Output only the lines of the entries that follow, starting at the one with "Find the measure of ∠FBK in degrees." and running down to the one with "Let F, H, Q, U, Y", both included and unchanged.

# # #

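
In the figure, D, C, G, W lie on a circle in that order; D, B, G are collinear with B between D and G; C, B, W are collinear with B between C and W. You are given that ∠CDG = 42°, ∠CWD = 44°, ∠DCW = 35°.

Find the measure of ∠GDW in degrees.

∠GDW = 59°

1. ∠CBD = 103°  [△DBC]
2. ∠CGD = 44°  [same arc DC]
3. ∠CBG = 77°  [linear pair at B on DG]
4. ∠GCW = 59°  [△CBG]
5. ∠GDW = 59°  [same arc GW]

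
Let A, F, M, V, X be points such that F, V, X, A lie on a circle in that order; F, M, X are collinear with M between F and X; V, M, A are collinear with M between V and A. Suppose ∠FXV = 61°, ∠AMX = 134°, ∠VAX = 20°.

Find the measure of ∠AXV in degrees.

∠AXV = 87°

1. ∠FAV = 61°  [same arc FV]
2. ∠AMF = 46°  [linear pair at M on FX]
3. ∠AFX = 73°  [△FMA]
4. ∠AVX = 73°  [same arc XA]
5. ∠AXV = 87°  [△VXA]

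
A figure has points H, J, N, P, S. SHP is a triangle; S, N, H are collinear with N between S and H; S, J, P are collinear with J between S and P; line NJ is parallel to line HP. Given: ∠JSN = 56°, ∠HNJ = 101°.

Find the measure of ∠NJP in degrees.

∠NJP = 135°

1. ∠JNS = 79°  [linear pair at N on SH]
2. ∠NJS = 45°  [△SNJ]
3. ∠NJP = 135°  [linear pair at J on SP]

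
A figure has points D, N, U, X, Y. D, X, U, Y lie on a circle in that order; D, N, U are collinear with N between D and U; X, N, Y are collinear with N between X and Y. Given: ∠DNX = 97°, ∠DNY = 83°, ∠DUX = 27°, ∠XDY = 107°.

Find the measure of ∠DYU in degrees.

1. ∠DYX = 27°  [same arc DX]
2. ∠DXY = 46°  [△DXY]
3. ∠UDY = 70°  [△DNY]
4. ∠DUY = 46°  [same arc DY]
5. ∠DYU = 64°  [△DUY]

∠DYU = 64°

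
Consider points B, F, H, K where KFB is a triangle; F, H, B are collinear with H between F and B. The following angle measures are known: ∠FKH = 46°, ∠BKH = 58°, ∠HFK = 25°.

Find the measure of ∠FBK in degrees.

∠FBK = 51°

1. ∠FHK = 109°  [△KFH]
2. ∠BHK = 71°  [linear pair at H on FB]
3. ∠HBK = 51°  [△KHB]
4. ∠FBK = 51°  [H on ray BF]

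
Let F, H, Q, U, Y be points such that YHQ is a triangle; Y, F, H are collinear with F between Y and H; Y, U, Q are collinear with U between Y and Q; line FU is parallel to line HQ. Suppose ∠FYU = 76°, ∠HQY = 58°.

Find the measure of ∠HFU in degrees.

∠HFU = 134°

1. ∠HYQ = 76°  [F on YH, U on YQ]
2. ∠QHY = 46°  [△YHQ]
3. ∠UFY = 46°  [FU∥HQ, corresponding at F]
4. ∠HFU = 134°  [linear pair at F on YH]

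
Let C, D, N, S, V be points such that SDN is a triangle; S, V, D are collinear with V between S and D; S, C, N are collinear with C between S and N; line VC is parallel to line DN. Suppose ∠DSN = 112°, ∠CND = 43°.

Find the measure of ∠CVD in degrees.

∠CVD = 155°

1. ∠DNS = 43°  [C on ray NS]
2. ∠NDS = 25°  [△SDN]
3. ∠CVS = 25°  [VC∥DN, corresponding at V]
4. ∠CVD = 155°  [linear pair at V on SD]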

# # #

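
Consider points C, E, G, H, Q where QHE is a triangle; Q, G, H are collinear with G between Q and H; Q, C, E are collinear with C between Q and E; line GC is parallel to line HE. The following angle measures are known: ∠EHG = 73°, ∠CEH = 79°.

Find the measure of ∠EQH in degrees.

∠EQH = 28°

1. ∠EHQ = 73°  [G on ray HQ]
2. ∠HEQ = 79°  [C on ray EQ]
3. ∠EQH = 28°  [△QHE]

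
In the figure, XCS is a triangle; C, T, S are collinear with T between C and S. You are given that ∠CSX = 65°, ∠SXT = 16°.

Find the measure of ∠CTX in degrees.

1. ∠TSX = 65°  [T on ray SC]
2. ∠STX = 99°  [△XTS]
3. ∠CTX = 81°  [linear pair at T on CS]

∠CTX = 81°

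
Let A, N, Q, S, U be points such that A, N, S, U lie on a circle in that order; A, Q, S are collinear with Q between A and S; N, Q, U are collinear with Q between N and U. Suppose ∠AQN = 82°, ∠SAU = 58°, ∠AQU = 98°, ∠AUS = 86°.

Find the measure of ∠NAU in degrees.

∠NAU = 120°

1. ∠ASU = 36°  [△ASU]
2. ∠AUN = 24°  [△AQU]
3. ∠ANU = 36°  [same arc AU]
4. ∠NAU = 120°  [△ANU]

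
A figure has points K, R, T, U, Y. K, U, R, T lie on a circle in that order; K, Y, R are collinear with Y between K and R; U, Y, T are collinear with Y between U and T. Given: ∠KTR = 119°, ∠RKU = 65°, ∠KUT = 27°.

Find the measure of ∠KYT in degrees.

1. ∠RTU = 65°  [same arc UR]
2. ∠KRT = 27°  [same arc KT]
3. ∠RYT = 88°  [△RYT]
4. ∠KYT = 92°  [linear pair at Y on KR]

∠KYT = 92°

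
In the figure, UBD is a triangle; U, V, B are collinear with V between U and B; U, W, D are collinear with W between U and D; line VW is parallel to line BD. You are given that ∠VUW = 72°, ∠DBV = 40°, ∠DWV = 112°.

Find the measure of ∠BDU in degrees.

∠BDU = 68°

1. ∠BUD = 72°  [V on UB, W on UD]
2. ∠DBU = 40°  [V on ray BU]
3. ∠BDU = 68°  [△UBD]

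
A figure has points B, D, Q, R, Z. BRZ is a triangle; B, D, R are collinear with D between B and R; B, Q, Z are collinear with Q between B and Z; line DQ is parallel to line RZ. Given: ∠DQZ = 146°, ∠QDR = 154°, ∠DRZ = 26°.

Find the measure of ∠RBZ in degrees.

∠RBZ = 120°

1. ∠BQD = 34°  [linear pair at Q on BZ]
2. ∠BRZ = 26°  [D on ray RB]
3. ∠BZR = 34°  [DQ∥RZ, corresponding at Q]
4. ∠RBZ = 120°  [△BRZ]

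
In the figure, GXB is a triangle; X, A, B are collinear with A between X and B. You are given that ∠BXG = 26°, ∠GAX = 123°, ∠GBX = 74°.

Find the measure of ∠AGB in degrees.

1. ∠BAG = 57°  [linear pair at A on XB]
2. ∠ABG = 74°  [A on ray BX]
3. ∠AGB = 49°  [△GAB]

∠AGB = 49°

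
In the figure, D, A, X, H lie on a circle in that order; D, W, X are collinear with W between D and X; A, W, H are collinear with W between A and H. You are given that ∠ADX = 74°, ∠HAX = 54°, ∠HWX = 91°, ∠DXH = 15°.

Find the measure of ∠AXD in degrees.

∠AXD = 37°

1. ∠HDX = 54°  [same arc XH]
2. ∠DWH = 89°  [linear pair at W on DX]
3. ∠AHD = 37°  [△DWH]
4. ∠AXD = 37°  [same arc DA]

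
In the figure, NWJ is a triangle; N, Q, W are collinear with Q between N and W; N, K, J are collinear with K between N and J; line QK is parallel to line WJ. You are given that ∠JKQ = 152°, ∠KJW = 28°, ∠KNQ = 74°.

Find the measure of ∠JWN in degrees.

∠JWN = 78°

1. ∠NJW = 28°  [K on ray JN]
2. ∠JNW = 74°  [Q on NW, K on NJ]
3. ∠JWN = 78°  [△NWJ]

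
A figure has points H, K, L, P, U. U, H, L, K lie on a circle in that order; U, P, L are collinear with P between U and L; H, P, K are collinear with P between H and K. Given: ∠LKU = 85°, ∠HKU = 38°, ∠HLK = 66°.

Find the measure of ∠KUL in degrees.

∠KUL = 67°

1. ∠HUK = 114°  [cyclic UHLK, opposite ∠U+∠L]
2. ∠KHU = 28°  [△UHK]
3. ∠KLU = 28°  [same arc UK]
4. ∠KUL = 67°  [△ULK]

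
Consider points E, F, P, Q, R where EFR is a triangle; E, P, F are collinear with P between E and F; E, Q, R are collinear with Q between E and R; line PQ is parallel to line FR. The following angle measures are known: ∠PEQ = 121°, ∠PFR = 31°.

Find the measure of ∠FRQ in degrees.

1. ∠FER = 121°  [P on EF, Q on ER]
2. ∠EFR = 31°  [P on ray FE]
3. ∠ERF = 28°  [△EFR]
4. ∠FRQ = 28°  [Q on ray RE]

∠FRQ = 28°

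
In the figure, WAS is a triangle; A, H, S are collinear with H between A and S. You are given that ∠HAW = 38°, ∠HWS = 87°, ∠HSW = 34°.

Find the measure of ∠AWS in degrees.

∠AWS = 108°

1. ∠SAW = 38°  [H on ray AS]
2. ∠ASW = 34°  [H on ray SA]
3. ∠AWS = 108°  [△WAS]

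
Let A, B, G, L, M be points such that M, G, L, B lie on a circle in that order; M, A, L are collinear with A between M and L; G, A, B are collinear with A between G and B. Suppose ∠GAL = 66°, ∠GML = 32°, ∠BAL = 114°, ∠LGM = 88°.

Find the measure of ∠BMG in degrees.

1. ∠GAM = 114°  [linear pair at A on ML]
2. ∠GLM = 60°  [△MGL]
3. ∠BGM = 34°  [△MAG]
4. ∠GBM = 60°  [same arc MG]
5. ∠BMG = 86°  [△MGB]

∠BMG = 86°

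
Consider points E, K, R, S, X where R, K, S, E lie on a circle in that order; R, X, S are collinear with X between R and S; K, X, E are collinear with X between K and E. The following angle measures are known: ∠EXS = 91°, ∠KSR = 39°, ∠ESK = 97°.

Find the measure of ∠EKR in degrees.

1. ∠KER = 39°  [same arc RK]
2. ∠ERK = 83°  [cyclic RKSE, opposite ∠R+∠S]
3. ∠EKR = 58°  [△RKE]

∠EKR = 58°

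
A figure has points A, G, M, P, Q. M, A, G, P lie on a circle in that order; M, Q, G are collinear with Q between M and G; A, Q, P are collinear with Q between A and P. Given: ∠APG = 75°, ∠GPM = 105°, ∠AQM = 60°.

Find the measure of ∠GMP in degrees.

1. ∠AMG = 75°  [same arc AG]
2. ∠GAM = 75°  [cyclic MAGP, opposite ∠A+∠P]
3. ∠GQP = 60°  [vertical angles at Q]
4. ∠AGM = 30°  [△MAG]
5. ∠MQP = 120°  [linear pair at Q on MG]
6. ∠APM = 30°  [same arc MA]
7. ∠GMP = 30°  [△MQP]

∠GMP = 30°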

# # #

▶ [Response below]:
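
Find the measure of ∠FBK in degrees.

∠FBK = 51°

1. ∠FHK = 109°  [△KFH]
2. ∠BHK = 71°  [linear pair at H on FB]
3. ∠HBK = 51°  [△KHB]
4. ∠FBK = 51°  [H on ray BF]

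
Let F, H, Q, U, Y be points such that YHQ is a triangle; Y, F, H are collinear with F between Y and H; Y, U, Q are collinear with U between Y and Q; line FU is parallel to line HQ. Suppose ∠FYU = 76°, ∠HQY = 58°.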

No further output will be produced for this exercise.